(Records for the exercise Opens)

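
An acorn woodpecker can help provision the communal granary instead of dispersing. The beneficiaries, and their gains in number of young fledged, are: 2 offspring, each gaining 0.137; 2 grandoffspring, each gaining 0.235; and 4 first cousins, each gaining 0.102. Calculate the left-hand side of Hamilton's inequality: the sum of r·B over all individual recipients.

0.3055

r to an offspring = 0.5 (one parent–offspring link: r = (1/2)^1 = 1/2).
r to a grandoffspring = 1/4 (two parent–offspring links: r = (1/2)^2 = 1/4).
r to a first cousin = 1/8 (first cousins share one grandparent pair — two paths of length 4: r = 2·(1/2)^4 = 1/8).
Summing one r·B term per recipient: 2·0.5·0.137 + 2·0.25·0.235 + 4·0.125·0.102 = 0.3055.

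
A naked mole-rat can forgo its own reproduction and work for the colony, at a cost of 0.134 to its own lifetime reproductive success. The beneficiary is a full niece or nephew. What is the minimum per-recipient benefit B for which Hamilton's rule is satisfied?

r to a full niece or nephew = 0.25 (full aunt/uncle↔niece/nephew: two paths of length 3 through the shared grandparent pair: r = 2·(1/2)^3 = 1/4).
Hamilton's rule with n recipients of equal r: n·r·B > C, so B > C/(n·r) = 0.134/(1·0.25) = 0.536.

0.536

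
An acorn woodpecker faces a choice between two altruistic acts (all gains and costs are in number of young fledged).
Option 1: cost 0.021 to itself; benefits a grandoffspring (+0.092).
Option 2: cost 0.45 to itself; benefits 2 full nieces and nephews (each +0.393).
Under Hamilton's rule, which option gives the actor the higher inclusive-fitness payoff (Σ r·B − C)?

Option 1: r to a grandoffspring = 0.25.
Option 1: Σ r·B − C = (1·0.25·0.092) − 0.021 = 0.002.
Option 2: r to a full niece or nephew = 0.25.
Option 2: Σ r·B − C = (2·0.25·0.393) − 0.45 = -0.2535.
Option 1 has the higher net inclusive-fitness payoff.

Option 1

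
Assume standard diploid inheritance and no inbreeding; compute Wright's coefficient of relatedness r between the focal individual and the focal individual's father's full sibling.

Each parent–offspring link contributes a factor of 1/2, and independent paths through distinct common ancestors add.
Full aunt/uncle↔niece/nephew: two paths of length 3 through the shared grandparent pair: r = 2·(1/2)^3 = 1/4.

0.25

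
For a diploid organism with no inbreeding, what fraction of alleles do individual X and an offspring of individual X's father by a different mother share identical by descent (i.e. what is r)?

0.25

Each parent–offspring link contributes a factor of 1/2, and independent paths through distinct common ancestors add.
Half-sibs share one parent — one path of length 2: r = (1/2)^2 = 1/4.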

(Records for the exercise Closes)

== Assignment ==
Nothing in the entries may change. Retype them all.

== Response to this exercise ==
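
An acorn woodpecker can help provision the communal granary instead of dispersing. The beneficiaries, and their gains in number of young fledged, are: 2 offspring, each gaining 0.137; 2 grandoffspring, each gaining 0.235; and 4 first cousins, each gaining 0.102. Calculate the left-hand side of Hamilton's inequality: the sum of r·B over all individual recipients.

0.3055

r to an offspring = 0.5 (one parent–offspring link: r = (1/2)^1 = 1/2).
r to a grandoffspring = 1/4 (two parent–offspring links: r = (1/2)^2 = 1/4).
r to a first cousin = 1/8 (first cousins share one grandparent pair — two paths of length 4: r = 2·(1/2)^4 = 1/8).
Summing one r·B term per recipient: 2·0.5·0.137 + 2·0.25·0.235 + 4·0.125·0.102 = 0.3055.

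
A naked mole-rat can forgo its own reproduction and work for the colony, at a cost of 0.134 to its own lifetime reproductive success. The beneficiary is a full niece or nephew. What is the minimum per-recipient benefit B for which Hamilton's rule is satisfied?

r to a full niece or nephew = 0.25 (full aunt/uncle↔niece/nephew: two paths of length 3 through the shared grandparent pair: r = 2·(1/2)^3 = 1/4).
Hamilton's rule with n recipients of equal r: n·r·B > C, so B > C/(n·r) = 0.134/(1·0.25) = 0.536.

0.536

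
An acorn woodpecker faces a choice between two altruistic acts (all gains and costs are in number of young fledged).
Option 1: cost 0.021 to itself; benefits a grandoffspring (+0.092).
Option 2: cost 0.45 to itself; benefits 2 full nieces and nephews (each +0.393).
Under Hamilton's rule, which option gives the actor the higher inclusive-fitness payoff (Σ r·B − C)?

Option 1: r to a grandoffspring = 0.25.
Option 1: Σ r·B − C = (1·0.25·0.092) − 0.021 = 0.002.
Option 2: r to a full niece or nephew = 0.25.
Option 2: Σ r·B − C = (2·0.25·0.393) − 0.45 = -0.2535.
Option 1 has the higher net inclusive-fitness payoff.

Option 1

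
Assume standard diploid inheritance and no inbreeding; compute Wright's coefficient of relatedness r between the focal individual and the focal individual's father's full sibling.

Each parent–offspring link contributes a factor of 1/2, and independent paths through distinct common ancestors add.
Full aunt/uncle↔niece/nephew: two paths of length 3 through the shared grandparent pair: r = 2·(1/2)^3 = 1/4.

0.25

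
For a diploid organism with no inbreeding, what fraction of alleles do individual X and an offspring of individual X's father by a different mother share identical by descent (i.e. what is r)?

0.25

Each parent–offspring link contributes a factor of 1/2, and independent paths through distinct common ancestors add.
Half-sibs share one parent — one path of length 2: r = (1/2)^2 = 1/4.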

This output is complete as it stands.